## Task to carry out
Where the word "have" appears in a line of the entries below, count that line and give the total alone.

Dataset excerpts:
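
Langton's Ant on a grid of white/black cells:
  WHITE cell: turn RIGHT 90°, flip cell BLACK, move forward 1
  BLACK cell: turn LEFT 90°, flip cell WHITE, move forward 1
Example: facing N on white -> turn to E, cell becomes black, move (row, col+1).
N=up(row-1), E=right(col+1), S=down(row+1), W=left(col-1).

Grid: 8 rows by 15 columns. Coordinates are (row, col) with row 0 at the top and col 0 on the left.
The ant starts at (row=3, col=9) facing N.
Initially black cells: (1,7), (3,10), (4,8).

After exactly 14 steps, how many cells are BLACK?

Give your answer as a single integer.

Step 1: on WHITE (3,9): turn R to E, flip to black, move to (3,10). |black|=4
Step 2: on BLACK (3,10): turn L to N, flip to white, move to (2,10). |black|=3
Step 3: on WHITE (2,10): turn R to E, flip to black, move to (2,11). |black|=4
Step 4: on WHITE (2,11): turn R to S, flip to black, move to (3,11). |black|=5
Step 5: on WHITE (3,11): turn R to W, flip to black, move to (3,10). |black|=6
Step 6: on WHITE (3,10): turn R to N, flip to black, move to (2,10). |black|=7
Step 7: on BLACK (2,10): turn L to W, flip to white, move to (2,9). |black|=6
Step 8: on WHITE (2,9): turn R to N, flip to black, move to (1,9). |black|=7
Step 9: on WHITE (1,9): turn R to E, flip to black, move to (1,10). |black|=8
Step 10: on WHITE (1,10): turn R to S, flip to black, move to (2,10). |black|=9
Step 11: on WHITE (2,10): turn R to W, flip to black, move to (2,9). |black|=10
Step 12: on BLACK (2,9): turn L to S, flip to white, move to (3,9). |black|=9
Step 13: on BLACK (3,9): turn L to E, flip to white, move to (3,10). |black|=8
Step 14: on BLACK (3,10): turn L to N, flip to white, move to (2,10). |black|=7

Answer: 7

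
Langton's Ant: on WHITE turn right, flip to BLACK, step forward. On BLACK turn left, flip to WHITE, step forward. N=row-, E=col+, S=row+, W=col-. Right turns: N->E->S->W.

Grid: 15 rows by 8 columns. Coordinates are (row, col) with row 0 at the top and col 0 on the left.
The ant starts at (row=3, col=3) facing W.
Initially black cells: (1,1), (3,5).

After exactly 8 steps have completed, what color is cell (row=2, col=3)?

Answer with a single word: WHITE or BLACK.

Answer: BLACK

Derivation:
Step 1: on WHITE (3,3): turn R to N, flip to black, move to (2,3). |black|=3
Step 2: on WHITE (2,3): turn R to E, flip to black, move to (2,4). |black|=4
Step 3: on WHITE (2,4): turn R to S, flip to black, move to (3,4). |black|=5
Step 4: on WHITE (3,4): turn R to W, flip to black, move to (3,3). |black|=6
Step 5: on BLACK (3,3): turn L to S, flip to white, move to (4,3). |black|=5
Step 6: on WHITE (4,3): turn R to W, flip to black, move to (4,2). |black|=6
Step 7: on WHITE (4,2): turn R to N, flip to black, move to (3,2). |black|=7
Step 8: on WHITE (3,2): turn R to E, flip to black, move to (3,3). |black|=8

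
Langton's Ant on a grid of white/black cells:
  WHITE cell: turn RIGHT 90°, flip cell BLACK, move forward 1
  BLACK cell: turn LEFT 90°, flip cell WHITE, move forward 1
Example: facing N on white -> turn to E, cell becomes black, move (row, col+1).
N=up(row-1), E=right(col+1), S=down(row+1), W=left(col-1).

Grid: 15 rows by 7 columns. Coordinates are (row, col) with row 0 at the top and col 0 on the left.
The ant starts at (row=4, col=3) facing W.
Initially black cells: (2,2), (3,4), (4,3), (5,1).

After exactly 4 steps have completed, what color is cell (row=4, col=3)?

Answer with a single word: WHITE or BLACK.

Step 1: on BLACK (4,3): turn L to S, flip to white, move to (5,3). |black|=3
Step 2: on WHITE (5,3): turn R to W, flip to black, move to (5,2). |black|=4
Step 3: on WHITE (5,2): turn R to N, flip to black, move to (4,2). |black|=5
Step 4: on WHITE (4,2): turn R to E, flip to black, move to (4,3). |black|=6

Answer: WHITE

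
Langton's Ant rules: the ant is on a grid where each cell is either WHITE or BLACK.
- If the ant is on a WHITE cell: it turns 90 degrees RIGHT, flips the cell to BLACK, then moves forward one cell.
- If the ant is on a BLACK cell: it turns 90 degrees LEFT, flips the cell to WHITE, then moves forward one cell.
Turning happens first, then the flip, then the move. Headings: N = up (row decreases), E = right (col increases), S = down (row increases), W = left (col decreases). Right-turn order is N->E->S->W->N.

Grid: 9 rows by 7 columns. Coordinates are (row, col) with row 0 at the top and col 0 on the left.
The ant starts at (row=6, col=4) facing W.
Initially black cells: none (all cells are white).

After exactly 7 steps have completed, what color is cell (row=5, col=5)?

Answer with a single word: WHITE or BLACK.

Answer: BLACK

Derivation:
Step 1: on WHITE (6,4): turn R to N, flip to black, move to (5,4). |black|=1
Step 2: on WHITE (5,4): turn R to E, flip to black, move to (5,5). |black|=2
Step 3: on WHITE (5,5): turn R to S, flip to black, move to (6,5). |black|=3
Step 4: on WHITE (6,5): turn R to W, flip to black, move to (6,4). |black|=4
Step 5: on BLACK (6,4): turn L to S, flip to white, move to (7,4). |black|=3
Step 6: on WHITE (7,4): turn R to W, flip to black, move to (7,3). |black|=4
Step 7: on WHITE (7,3): turn R to N, flip to black, move to (6,3). |black|=5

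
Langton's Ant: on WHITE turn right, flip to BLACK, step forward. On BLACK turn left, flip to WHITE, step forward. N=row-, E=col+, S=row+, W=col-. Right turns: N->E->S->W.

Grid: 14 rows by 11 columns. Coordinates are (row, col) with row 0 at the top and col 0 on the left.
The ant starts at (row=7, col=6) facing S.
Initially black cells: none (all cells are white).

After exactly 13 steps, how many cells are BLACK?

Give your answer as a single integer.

Step 1: on WHITE (7,6): turn R to W, flip to black, move to (7,5). |black|=1
Step 2: on WHITE (7,5): turn R to N, flip to black, move to (6,5). |black|=2
Step 3: on WHITE (6,5): turn R to E, flip to black, move to (6,6). |black|=3
Step 4: on WHITE (6,6): turn R to S, flip to black, move to (7,6). |black|=4
Step 5: on BLACK (7,6): turn L to E, flip to white, move to (7,7). |black|=3
Step 6: on WHITE (7,7): turn R to S, flip to black, move to (8,7). |black|=4
Step 7: on WHITE (8,7): turn R to W, flip to black, move to (8,6). |black|=5
Step 8: on WHITE (8,6): turn R to N, flip to black, move to (7,6). |black|=6
Step 9: on WHITE (7,6): turn R to E, flip to black, move to (7,7). |black|=7
Step 10: on BLACK (7,7): turn L to N, flip to white, move to (6,7). |black|=6
Step 11: on WHITE (6,7): turn R to E, flip to black, move to (6,8). |black|=7
Step 12: on WHITE (6,8): turn R to S, flip to black, move to (7,8). |black|=8
Step 13: on WHITE (7,8): turn R to W, flip to black, move to (7,7). |black|=9

Answer: 9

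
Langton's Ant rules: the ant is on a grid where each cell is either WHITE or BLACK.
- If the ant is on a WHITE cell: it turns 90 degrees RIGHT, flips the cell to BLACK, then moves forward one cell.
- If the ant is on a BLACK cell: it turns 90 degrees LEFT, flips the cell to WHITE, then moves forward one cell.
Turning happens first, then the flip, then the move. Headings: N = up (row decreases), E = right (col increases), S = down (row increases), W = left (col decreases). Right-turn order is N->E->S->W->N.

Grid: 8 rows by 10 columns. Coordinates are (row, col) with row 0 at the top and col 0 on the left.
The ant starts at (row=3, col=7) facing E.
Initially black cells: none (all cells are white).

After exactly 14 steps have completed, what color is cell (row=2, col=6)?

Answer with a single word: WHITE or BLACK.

Answer: BLACK

Derivation:
Step 1: on WHITE (3,7): turn R to S, flip to black, move to (4,7). |black|=1
Step 2: on WHITE (4,7): turn R to W, flip to black, move to (4,6). |black|=2
Step 3: on WHITE (4,6): turn R to N, flip to black, move to (3,6). |black|=3
Step 4: on WHITE (3,6): turn R to E, flip to black, move to (3,7). |black|=4
Step 5: on BLACK (3,7): turn L to N, flip to white, move to (2,7). |black|=3
Step 6: on WHITE (2,7): turn R to E, flip to black, move to (2,8). |black|=4
Step 7: on WHITE (2,8): turn R to S, flip to black, move to (3,8). |black|=5
Step 8: on WHITE (3,8): turn R to W, flip to black, move to (3,7). |black|=6
Step 9: on WHITE (3,7): turn R to N, flip to black, move to (2,7). |black|=7
Step 10: on BLACK (2,7): turn L to W, flip to white, move to (2,6). |black|=6
Step 11: on WHITE (2,6): turn R to N, flip to black, move to (1,6). |black|=7
Step 12: on WHITE (1,6): turn R to E, flip to black, move to (1,7). |black|=8
Step 13: on WHITE (1,7): turn R to S, flip to black, move to (2,7). |black|=9
Step 14: on WHITE (2,7): turn R to W, flip to black, move to (2,6). |black|=10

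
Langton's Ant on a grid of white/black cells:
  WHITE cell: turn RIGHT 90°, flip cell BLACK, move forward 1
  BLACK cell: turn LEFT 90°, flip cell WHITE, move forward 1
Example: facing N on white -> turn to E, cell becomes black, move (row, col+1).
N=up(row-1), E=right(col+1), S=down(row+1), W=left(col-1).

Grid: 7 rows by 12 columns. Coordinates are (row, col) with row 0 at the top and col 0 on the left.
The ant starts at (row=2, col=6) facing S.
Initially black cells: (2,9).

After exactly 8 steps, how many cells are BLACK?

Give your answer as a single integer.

Step 1: on WHITE (2,6): turn R to W, flip to black, move to (2,5). |black|=2
Step 2: on WHITE (2,5): turn R to N, flip to black, move to (1,5). |black|=3
Step 3: on WHITE (1,5): turn R to E, flip to black, move to (1,6). |black|=4
Step 4: on WHITE (1,6): turn R to S, flip to black, move to (2,6). |black|=5
Step 5: on BLACK (2,6): turn L to E, flip to white, move to (2,7). |black|=4
Step 6: on WHITE (2,7): turn R to S, flip to black, move to (3,7). |black|=5
Step 7: on WHITE (3,7): turn R to W, flip to black, move to (3,6). |black|=6
Step 8: on WHITE (3,6): turn R to N, flip to black, move to (2,6). |black|=7

Answer: 7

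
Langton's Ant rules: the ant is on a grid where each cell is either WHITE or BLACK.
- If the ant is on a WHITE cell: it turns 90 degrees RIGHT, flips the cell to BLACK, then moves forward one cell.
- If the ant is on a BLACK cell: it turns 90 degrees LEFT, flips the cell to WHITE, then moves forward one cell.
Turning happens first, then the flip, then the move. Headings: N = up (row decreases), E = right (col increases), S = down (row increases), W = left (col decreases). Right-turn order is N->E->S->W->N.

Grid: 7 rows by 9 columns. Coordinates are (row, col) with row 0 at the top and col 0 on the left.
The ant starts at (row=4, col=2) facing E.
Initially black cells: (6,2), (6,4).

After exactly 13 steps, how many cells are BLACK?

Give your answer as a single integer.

Answer: 11

Derivation:
Step 1: on WHITE (4,2): turn R to S, flip to black, move to (5,2). |black|=3
Step 2: on WHITE (5,2): turn R to W, flip to black, move to (5,1). |black|=4
Step 3: on WHITE (5,1): turn R to N, flip to black, move to (4,1). |black|=5
Step 4: on WHITE (4,1): turn R to E, flip to black, move to (4,2). |black|=6
Step 5: on BLACK (4,2): turn L to N, flip to white, move to (3,2). |black|=5
Step 6: on WHITE (3,2): turn R to E, flip to black, move to (3,3). |black|=6
Step 7: on WHITE (3,3): turn R to S, flip to black, move to (4,3). |black|=7
Step 8: on WHITE (4,3): turn R to W, flip to black, move to (4,2). |black|=8
Step 9: on WHITE (4,2): turn R to N, flip to black, move to (3,2). |black|=9
Step 10: on BLACK (3,2): turn L to W, flip to white, move to (3,1). |black|=8
Step 11: on WHITE (3,1): turn R to N, flip to black, move to (2,1). |black|=9
Step 12: on WHITE (2,1): turn R to E, flip to black, move to (2,2). |black|=10
Step 13: on WHITE (2,2): turn R to S, flip to black, move to (3,2). |black|=11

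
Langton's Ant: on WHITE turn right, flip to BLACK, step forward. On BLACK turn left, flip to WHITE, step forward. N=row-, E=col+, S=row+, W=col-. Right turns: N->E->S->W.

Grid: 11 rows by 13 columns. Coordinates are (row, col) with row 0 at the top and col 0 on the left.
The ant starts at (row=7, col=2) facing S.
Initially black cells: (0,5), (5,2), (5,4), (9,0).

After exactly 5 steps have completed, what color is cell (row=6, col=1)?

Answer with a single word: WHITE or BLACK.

Step 1: on WHITE (7,2): turn R to W, flip to black, move to (7,1). |black|=5
Step 2: on WHITE (7,1): turn R to N, flip to black, move to (6,1). |black|=6
Step 3: on WHITE (6,1): turn R to E, flip to black, move to (6,2). |black|=7
Step 4: on WHITE (6,2): turn R to S, flip to black, move to (7,2). |black|=8
Step 5: on BLACK (7,2): turn L to E, flip to white, move to (7,3). |black|=7

Answer: BLACK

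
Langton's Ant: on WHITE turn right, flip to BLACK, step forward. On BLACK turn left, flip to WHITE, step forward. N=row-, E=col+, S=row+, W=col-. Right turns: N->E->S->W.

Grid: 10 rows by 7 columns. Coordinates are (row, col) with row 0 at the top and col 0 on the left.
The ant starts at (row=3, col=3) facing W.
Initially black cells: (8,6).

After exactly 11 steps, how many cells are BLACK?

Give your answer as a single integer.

Step 1: on WHITE (3,3): turn R to N, flip to black, move to (2,3). |black|=2
Step 2: on WHITE (2,3): turn R to E, flip to black, move to (2,4). |black|=3
Step 3: on WHITE (2,4): turn R to S, flip to black, move to (3,4). |black|=4
Step 4: on WHITE (3,4): turn R to W, flip to black, move to (3,3). |black|=5
Step 5: on BLACK (3,3): turn L to S, flip to white, move to (4,3). |black|=4
Step 6: on WHITE (4,3): turn R to W, flip to black, move to (4,2). |black|=5
Step 7: on WHITE (4,2): turn R to N, flip to black, move to (3,2). |black|=6
Step 8: on WHITE (3,2): turn R to E, flip to black, move to (3,3). |black|=7
Step 9: on WHITE (3,3): turn R to S, flip to black, move to (4,3). |black|=8
Step 10: on BLACK (4,3): turn L to E, flip to white, move to (4,4). |black|=7
Step 11: on WHITE (4,4): turn R to S, flip to black, move to (5,4). |black|=8

Answer: 8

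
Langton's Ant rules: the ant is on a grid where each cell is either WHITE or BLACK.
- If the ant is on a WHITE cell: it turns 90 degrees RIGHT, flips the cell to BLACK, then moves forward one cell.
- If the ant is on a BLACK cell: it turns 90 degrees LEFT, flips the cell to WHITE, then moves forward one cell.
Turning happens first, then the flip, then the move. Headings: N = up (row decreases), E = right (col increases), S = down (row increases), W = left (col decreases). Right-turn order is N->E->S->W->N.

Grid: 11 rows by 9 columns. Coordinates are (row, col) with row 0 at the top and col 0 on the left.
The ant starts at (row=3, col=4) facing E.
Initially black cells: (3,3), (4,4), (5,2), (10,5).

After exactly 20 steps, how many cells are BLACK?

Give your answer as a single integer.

Step 1: on WHITE (3,4): turn R to S, flip to black, move to (4,4). |black|=5
Step 2: on BLACK (4,4): turn L to E, flip to white, move to (4,5). |black|=4
Step 3: on WHITE (4,5): turn R to S, flip to black, move to (5,5). |black|=5
Step 4: on WHITE (5,5): turn R to W, flip to black, move to (5,4). |black|=6
Step 5: on WHITE (5,4): turn R to N, flip to black, move to (4,4). |black|=7
Step 6: on WHITE (4,4): turn R to E, flip to black, move to (4,5). |black|=8
Step 7: on BLACK (4,5): turn L to N, flip to white, move to (3,5). |black|=7
Step 8: on WHITE (3,5): turn R to E, flip to black, move to (3,6). |black|=8
Step 9: on WHITE (3,6): turn R to S, flip to black, move to (4,6). |black|=9
Step 10: on WHITE (4,6): turn R to W, flip to black, move to (4,5). |black|=10
Step 11: on WHITE (4,5): turn R to N, flip to black, move to (3,5). |black|=11
Step 12: on BLACK (3,5): turn L to W, flip to white, move to (3,4). |black|=10
Step 13: on BLACK (3,4): turn L to S, flip to white, move to (4,4). |black|=9
Step 14: on BLACK (4,4): turn L to E, flip to white, move to (4,5). |black|=8
Step 15: on BLACK (4,5): turn L to N, flip to white, move to (3,5). |black|=7
Step 16: on WHITE (3,5): turn R to E, flip to black, move to (3,6). |black|=8
Step 17: on BLACK (3,6): turn L to N, flip to white, move to (2,6). |black|=7
Step 18: on WHITE (2,6): turn R to E, flip to black, move to (2,7). |black|=8
Step 19: on WHITE (2,7): turn R to S, flip to black, move to (3,7). |black|=9
Step 20: on WHITE (3,7): turn R to W, flip to black, move to (3,6). |black|=10

Answer: 10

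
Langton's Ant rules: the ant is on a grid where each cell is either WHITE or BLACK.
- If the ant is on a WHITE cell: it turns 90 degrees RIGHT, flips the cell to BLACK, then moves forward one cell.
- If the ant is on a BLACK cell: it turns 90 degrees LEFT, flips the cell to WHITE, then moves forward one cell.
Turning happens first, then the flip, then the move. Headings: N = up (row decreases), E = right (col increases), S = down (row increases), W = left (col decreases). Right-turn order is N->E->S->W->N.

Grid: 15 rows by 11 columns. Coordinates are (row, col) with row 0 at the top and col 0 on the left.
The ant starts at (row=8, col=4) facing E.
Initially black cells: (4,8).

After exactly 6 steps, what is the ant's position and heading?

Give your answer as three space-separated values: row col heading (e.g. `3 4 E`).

Step 1: on WHITE (8,4): turn R to S, flip to black, move to (9,4). |black|=2
Step 2: on WHITE (9,4): turn R to W, flip to black, move to (9,3). |black|=3
Step 3: on WHITE (9,3): turn R to N, flip to black, move to (8,3). |black|=4
Step 4: on WHITE (8,3): turn R to E, flip to black, move to (8,4). |black|=5
Step 5: on BLACK (8,4): turn L to N, flip to white, move to (7,4). |black|=4
Step 6: on WHITE (7,4): turn R to E, flip to black, move to (7,5). |black|=5

Answer: 7 5 E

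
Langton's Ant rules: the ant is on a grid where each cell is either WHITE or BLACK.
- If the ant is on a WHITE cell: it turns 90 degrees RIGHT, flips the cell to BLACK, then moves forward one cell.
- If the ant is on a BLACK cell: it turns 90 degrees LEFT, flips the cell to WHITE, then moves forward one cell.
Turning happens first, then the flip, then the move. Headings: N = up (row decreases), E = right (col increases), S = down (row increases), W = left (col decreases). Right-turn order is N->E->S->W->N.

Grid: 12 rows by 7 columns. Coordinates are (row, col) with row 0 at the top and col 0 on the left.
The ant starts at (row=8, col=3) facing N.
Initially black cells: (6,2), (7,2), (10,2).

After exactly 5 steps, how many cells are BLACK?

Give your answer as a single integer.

Step 1: on WHITE (8,3): turn R to E, flip to black, move to (8,4). |black|=4
Step 2: on WHITE (8,4): turn R to S, flip to black, move to (9,4). |black|=5
Step 3: on WHITE (9,4): turn R to W, flip to black, move to (9,3). |black|=6
Step 4: on WHITE (9,3): turn R to N, flip to black, move to (8,3). |black|=7
Step 5: on BLACK (8,3): turn L to W, flip to white, move to (8,2). |black|=6

Answer: 6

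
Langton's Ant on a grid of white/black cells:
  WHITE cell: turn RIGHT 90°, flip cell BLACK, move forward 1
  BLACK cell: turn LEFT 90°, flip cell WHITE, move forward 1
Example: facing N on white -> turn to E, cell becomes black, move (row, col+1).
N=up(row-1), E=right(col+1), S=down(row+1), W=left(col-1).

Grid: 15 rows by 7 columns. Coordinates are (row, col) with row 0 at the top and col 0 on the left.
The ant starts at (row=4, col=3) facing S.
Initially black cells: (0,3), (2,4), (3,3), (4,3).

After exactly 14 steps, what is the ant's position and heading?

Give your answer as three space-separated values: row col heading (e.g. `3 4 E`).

Step 1: on BLACK (4,3): turn L to E, flip to white, move to (4,4). |black|=3
Step 2: on WHITE (4,4): turn R to S, flip to black, move to (5,4). |black|=4
Step 3: on WHITE (5,4): turn R to W, flip to black, move to (5,3). |black|=5
Step 4: on WHITE (5,3): turn R to N, flip to black, move to (4,3). |black|=6
Step 5: on WHITE (4,3): turn R to E, flip to black, move to (4,4). |black|=7
Step 6: on BLACK (4,4): turn L to N, flip to white, move to (3,4). |black|=6
Step 7: on WHITE (3,4): turn R to E, flip to black, move to (3,5). |black|=7
Step 8: on WHITE (3,5): turn R to S, flip to black, move to (4,5). |black|=8
Step 9: on WHITE (4,5): turn R to W, flip to black, move to (4,4). |black|=9
Step 10: on WHITE (4,4): turn R to N, flip to black, move to (3,4). |black|=10
Step 11: on BLACK (3,4): turn L to W, flip to white, move to (3,3). |black|=9
Step 12: on BLACK (3,3): turn L to S, flip to white, move to (4,3). |black|=8
Step 13: on BLACK (4,3): turn L to E, flip to white, move to (4,4). |black|=7
Step 14: on BLACK (4,4): turn L to N, flip to white, move to (3,4). |black|=6

Answer: 3 4 N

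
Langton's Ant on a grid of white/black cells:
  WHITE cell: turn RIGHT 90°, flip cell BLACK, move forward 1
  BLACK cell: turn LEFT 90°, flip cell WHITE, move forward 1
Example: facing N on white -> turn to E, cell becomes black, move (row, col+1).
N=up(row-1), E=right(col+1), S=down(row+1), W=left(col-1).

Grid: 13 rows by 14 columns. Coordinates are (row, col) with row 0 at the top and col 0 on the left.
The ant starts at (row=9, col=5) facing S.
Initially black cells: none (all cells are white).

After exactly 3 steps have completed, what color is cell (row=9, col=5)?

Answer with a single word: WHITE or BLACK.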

## Answer space
6